##### INFORMATION

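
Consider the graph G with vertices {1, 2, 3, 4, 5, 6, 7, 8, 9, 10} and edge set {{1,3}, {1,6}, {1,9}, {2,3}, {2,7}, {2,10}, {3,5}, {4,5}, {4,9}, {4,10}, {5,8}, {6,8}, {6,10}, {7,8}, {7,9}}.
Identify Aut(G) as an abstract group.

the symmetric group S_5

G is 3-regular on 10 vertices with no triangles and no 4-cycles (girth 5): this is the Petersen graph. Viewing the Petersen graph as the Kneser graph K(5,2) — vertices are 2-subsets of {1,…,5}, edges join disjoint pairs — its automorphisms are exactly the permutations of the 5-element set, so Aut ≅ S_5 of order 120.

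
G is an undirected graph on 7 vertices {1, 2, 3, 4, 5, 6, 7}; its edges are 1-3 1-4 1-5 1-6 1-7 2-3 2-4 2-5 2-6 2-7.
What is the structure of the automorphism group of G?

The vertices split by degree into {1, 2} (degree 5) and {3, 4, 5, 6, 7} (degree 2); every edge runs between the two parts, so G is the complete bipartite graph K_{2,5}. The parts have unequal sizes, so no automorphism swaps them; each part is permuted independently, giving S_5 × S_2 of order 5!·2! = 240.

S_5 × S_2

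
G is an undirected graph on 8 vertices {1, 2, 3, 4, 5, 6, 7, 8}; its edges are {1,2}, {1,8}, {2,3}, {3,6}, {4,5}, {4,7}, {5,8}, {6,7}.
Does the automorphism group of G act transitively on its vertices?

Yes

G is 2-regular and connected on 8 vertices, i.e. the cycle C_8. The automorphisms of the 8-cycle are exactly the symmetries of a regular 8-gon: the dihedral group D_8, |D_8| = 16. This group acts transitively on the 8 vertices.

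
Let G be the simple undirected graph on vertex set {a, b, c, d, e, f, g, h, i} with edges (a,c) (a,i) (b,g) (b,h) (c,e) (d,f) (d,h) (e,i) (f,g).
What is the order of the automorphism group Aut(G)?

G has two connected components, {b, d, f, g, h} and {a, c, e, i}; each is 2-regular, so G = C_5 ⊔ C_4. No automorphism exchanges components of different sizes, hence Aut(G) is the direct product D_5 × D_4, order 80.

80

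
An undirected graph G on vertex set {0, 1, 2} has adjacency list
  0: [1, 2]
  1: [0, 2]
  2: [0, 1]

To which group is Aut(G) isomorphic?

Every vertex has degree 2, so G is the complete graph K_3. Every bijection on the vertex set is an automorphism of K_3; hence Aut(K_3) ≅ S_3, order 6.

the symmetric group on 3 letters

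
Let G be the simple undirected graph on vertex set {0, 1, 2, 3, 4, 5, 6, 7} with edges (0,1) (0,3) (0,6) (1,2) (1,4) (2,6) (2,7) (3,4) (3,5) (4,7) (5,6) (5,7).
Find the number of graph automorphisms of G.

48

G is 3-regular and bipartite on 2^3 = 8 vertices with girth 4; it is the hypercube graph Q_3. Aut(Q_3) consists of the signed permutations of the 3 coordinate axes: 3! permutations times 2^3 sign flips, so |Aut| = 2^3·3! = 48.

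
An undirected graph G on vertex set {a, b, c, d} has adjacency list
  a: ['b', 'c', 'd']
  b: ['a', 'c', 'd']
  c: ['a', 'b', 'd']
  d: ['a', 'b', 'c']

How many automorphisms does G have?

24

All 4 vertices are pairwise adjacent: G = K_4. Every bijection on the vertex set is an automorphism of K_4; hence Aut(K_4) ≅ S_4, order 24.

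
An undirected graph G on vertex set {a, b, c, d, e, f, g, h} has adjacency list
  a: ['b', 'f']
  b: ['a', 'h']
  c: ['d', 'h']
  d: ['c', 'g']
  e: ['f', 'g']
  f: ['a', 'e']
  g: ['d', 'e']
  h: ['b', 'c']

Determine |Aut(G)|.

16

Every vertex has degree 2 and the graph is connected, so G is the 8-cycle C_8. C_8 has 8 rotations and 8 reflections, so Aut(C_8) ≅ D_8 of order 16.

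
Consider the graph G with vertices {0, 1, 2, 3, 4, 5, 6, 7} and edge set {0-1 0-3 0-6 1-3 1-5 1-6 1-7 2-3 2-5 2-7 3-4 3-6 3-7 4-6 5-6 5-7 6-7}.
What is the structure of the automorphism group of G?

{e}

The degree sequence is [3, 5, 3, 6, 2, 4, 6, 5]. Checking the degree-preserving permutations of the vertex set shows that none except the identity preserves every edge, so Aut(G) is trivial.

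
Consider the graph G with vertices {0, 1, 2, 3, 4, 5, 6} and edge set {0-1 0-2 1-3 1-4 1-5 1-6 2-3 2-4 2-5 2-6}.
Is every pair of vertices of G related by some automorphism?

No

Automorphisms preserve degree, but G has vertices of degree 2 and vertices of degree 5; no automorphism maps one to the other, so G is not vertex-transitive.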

##########

> **PROBLEM TO SOLVE**: Among the records above, only the lines between the line holding "What is the order" and the line holding "(4,7) (5,6) (5,7).", inclusive, are to be output, exactly as written.

> **OUTPUT OF THE TASK**:
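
What is the order of the automorphism group Aut(G)?

G has two connected components, {b, d, f, g, h} and {a, c, e, i}; each is 2-regular, so G = C_5 ⊔ C_4. No automorphism exchanges components of different sizes, hence Aut(G) is the direct product D_5 × D_4, order 80.

80

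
An undirected graph G on vertex set {0, 1, 2} has adjacency list
  0: [1, 2]
  1: [0, 2]
  2: [0, 1]

To which group is Aut(G) isomorphic?

Every vertex has degree 2, so G is the complete graph K_3. Every bijection on the vertex set is an automorphism of K_3; hence Aut(K_3) ≅ S_3, order 6.

the symmetric group on 3 letters

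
Let G be the simple undirected graph on vertex set {0, 1, 2, 3, 4, 5, 6, 7} with edges (0,1) (0,3) (0,6) (1,2) (1,4) (2,6) (2,7) (3,4) (3,5) (4,7) (5,6) (5,7).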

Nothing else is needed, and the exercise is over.